Work instructions ▸
Every entry should be reproduced word for word.

···

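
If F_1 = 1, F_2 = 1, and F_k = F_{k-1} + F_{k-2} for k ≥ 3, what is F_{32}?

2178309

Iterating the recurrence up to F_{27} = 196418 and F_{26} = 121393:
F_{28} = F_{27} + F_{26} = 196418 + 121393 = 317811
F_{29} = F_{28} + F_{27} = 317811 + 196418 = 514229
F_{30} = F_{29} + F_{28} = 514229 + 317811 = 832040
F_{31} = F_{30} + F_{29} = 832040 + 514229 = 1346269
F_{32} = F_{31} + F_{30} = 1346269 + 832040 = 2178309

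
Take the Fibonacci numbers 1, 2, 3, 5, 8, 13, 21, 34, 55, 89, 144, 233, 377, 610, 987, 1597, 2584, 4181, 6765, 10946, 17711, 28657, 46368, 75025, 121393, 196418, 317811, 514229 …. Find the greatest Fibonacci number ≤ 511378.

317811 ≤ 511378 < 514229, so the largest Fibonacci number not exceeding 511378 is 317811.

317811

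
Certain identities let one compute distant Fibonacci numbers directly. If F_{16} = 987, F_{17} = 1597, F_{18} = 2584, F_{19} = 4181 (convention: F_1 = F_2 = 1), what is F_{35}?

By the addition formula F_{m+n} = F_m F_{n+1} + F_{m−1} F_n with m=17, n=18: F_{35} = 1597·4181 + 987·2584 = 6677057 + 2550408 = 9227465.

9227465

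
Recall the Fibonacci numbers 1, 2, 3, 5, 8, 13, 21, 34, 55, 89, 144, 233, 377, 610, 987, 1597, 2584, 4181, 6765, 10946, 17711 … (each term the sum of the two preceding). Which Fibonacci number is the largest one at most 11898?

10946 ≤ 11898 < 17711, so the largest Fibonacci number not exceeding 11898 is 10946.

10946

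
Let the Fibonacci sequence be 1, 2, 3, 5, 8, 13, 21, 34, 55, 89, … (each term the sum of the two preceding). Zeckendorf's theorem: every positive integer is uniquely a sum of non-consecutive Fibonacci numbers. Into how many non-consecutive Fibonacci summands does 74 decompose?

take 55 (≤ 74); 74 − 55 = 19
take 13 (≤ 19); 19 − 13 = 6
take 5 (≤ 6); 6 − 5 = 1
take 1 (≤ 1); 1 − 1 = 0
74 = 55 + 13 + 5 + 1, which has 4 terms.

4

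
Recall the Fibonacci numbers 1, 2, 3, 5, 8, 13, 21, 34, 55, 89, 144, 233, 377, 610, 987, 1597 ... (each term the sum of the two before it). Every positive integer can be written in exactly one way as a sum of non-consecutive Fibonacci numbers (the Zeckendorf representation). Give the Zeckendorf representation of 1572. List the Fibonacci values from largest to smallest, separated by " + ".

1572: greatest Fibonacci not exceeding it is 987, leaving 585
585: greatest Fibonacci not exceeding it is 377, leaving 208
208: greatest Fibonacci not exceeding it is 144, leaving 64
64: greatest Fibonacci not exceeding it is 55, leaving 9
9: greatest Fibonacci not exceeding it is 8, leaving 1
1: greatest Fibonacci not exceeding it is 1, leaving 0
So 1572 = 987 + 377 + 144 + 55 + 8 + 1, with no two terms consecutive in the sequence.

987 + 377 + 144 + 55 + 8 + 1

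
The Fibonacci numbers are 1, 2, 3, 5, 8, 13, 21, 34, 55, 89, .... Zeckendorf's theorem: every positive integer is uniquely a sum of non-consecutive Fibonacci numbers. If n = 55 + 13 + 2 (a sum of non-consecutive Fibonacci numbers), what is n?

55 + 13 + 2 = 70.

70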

···

Result ▸
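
If F_1 = 1, F_2 = 1, and F_k = F_{k-1} + F_{k-2} for k ≥ 3, what is F_{32}?

2178309

Iterating the recurrence up to F_{27} = 196418 and F_{26} = 121393:
F_{28} = F_{27} + F_{26} = 196418 + 121393 = 317811
F_{29} = F_{28} + F_{27} = 317811 + 196418 = 514229
F_{30} = F_{29} + F_{28} = 514229 + 317811 = 832040
F_{31} = F_{30} + F_{29} = 832040 + 514229 = 1346269
F_{32} = F_{31} + F_{30} = 1346269 + 832040 = 2178309

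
Take the Fibonacci numbers 1, 2, 3, 5, 8, 13, 21, 34, 55, 89, 144, 233, 377, 610, 987, 1597, 2584, 4181, 6765, 10946, 17711, 28657, 46368, 75025, 121393, 196418, 317811, 514229 …. Find the greatest Fibonacci number ≤ 511378.

317811 ≤ 511378 < 514229, so the largest Fibonacci number not exceeding 511378 is 317811.

317811

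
Certain identities let one compute distant Fibonacci numbers directly. If F_{16} = 987, F_{17} = 1597, F_{18} = 2584, F_{19} = 4181 (convention: F_1 = F_2 = 1), what is F_{35}?

By the addition formula F_{m+n} = F_m F_{n+1} + F_{m−1} F_n with m=17, n=18: F_{35} = 1597·4181 + 987·2584 = 6677057 + 2550408 = 9227465.

9227465

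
Recall the Fibonacci numbers 1, 2, 3, 5, 8, 13, 21, 34, 55, 89, 144, 233, 377, 610, 987, 1597, 2584, 4181, 6765, 10946, 17711 … (each term the sum of the two preceding). Which Fibonacci number is the largest one at most 11898?

10946 ≤ 11898 < 17711, so the largest Fibonacci number not exceeding 11898 is 10946.

10946

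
Let the Fibonacci sequence be 1, 2, 3, 5, 8, 13, 21, 34, 55, 89, … (each term the sum of the two preceding). Zeckendorf's theorem: every positive integer is uniquely a sum of non-consecutive Fibonacci numbers. Into how many non-consecutive Fibonacci summands does 74 decompose?

take 55 (≤ 74); 74 − 55 = 19
take 13 (≤ 19); 19 − 13 = 6
take 5 (≤ 6); 6 − 5 = 1
take 1 (≤ 1); 1 − 1 = 0
74 = 55 + 13 + 5 + 1, which has 4 terms.

4

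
Recall the Fibonacci numbers 1, 2, 3, 5, 8, 13, 21, 34, 55, 89, 144, 233, 377, 610, 987, 1597 ... (each term the sum of the two before it). Every positive integer can be written in exactly one way as a sum of non-consecutive Fibonacci numbers (the Zeckendorf representation). Give the Zeckendorf representation of 1572. List the Fibonacci values from largest to smallest, separated by " + ".

1572: greatest Fibonacci not exceeding it is 987, leaving 585
585: greatest Fibonacci not exceeding it is 377, leaving 208
208: greatest Fibonacci not exceeding it is 144, leaving 64
64: greatest Fibonacci not exceeding it is 55, leaving 9
9: greatest Fibonacci not exceeding it is 8, leaving 1
1: greatest Fibonacci not exceeding it is 1, leaving 0
So 1572 = 987 + 377 + 144 + 55 + 8 + 1, with no two terms consecutive in the sequence.

987 + 377 + 144 + 55 + 8 + 1

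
The Fibonacci numbers are 1, 2, 3, 5, 8, 13, 21, 34, 55, 89, .... Zeckendorf's theorem: every positive integer is uniquely a sum of non-consecutive Fibonacci numbers. If n = 55 + 13 + 2 (a sum of non-consecutive Fibonacci numbers), what is n?

55 + 13 + 2 = 70.

70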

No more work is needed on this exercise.